◆ **EXERCISE DESCRIPTION**
Give back all of the records underneath exactly, with no omissions.

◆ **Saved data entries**

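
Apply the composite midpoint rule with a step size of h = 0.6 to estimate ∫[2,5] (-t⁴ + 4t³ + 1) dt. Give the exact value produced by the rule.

-3.37134

h = (5 − 2)/5 = 0.6.
Midpoints m₁,…,m₅ = 2.3, 2.9, 3.5, 4.1, 4.7.
f(m₁)=21.6839, f(m₂)=27.8279, f(m₃)=22.4375, f(m₄)=-5.8921, f(m₅)=-71.6761.
h·[f(m₁) + f(m₂) + f(m₃) + f(m₄) + f(m₅)] = 0.6·(-5.6189) = -3.37134.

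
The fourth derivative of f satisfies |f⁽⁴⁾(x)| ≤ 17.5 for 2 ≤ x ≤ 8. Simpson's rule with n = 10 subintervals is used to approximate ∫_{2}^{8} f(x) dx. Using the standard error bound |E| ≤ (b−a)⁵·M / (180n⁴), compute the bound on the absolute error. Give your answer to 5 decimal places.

0.07560

|E| ≤ (6)⁵·17.5 / (180·10⁴) = 136080/1800000 = 0.07560.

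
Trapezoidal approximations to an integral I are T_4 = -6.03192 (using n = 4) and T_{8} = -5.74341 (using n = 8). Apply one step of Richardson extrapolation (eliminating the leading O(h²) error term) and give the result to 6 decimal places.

-5.647240

R = (4·T_{8} − T_4) / 3 = (4·(-5.74341) − (-6.03192))/3 = (-16.94172)/3 = -5.647240.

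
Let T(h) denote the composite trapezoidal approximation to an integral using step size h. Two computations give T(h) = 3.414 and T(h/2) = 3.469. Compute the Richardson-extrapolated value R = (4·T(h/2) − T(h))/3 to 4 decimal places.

R = (4·T(h/2) − T(h)) / 3 = (4·3.469 − 3.414)/3 = (10.462)/3 = 3.4873.

3.4873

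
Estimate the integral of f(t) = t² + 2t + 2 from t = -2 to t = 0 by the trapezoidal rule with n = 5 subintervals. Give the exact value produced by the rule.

h = (0 − (-2))/5 = 0.4.
Nodes t₀,…,t₅ = -2, -1.6, -1.2, -0.8, -0.4, 0.
f(t) = t² + 2t + 2: f₀=2, f₁=1.36, f₂=1.04, f₃=1.04, f₄=1.36, f₅=2.
(h/2)·[f₀ + 2f₁ + 2f₂ + 2f₃ + 2f₄ + f₅] = 0.2·(13.6) = 2.72.

2.72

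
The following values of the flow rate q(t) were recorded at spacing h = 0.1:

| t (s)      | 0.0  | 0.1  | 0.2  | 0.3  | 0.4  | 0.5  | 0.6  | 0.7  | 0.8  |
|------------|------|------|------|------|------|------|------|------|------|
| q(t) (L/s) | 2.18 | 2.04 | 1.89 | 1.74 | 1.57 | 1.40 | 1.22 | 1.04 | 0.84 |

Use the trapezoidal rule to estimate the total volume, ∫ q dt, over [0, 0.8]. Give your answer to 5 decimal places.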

◆ **WRITTEN RESPONSE**
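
Apply the composite midpoint rule with a step size of h = 0.6 to estimate ∫[2,5] (-t⁴ + 4t³ + 1) dt. Give the exact value produced by the rule.

-3.37134

h = (5 − 2)/5 = 0.6.
Midpoints m₁,…,m₅ = 2.3, 2.9, 3.5, 4.1, 4.7.
f(m₁)=21.6839, f(m₂)=27.8279, f(m₃)=22.4375, f(m₄)=-5.8921, f(m₅)=-71.6761.
h·[f(m₁) + f(m₂) + f(m₃) + f(m₄) + f(m₅)] = 0.6·(-5.6189) = -3.37134.

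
The fourth derivative of f satisfies |f⁽⁴⁾(x)| ≤ 17.5 for 2 ≤ x ≤ 8. Simpson's rule with n = 10 subintervals is used to approximate ∫_{2}^{8} f(x) dx. Using the standard error bound |E| ≤ (b−a)⁵·M / (180n⁴), compute the bound on the absolute error. Give your answer to 5 decimal places.

0.07560

|E| ≤ (6)⁵·17.5 / (180·10⁴) = 136080/1800000 = 0.07560.

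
Trapezoidal approximations to an integral I are T_4 = -6.03192 (using n = 4) and T_{8} = -5.74341 (using n = 8). Apply one step of Richardson extrapolation (eliminating the leading O(h²) error term) and give the result to 6 decimal places.

-5.647240

R = (4·T_{8} − T_4) / 3 = (4·(-5.74341) − (-6.03192))/3 = (-16.94172)/3 = -5.647240.

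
Let T(h) denote the composite trapezoidal approximation to an integral using step size h. Two computations give T(h) = 3.414 and T(h/2) = 3.469. Compute the Richardson-extrapolated value R = (4·T(h/2) − T(h))/3 to 4 decimal places.

R = (4·T(h/2) − T(h)) / 3 = (4·3.469 − 3.414)/3 = (10.462)/3 = 3.4873.

3.4873

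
Estimate the integral of f(t) = t² + 2t + 2 from t = -2 to t = 0 by the trapezoidal rule with n = 5 subintervals. Give the exact value produced by the rule.

h = (0 − (-2))/5 = 0.4.
Nodes t₀,…,t₅ = -2, -1.6, -1.2, -0.8, -0.4, 0.
f(t) = t² + 2t + 2: f₀=2, f₁=1.36, f₂=1.04, f₃=1.04, f₄=1.36, f₅=2.
(h/2)·[f₀ + 2f₁ + 2f₂ + 2f₃ + 2f₄ + f₅] = 0.2·(13.6) = 2.72.

2.72

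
The following values of the flow rate q(t) were recorded at spacing h = 0.1:

| t (s)      | 0.0  | 0.1  | 0.2  | 0.3  | 0.4  | 0.5  | 0.6  | 0.7  | 0.8  |
|------------|------|------|------|------|------|------|------|------|------|
| q(t) (L/s) | 2.18 | 2.04 | 1.89 | 1.74 | 1.57 | 1.40 | 1.22 | 1.04 | 0.84 |

Use the trapezoidal rule to estimate the total volume, ∫ q dt, over [0, 0.8]. Give your answer to 5 decimal places.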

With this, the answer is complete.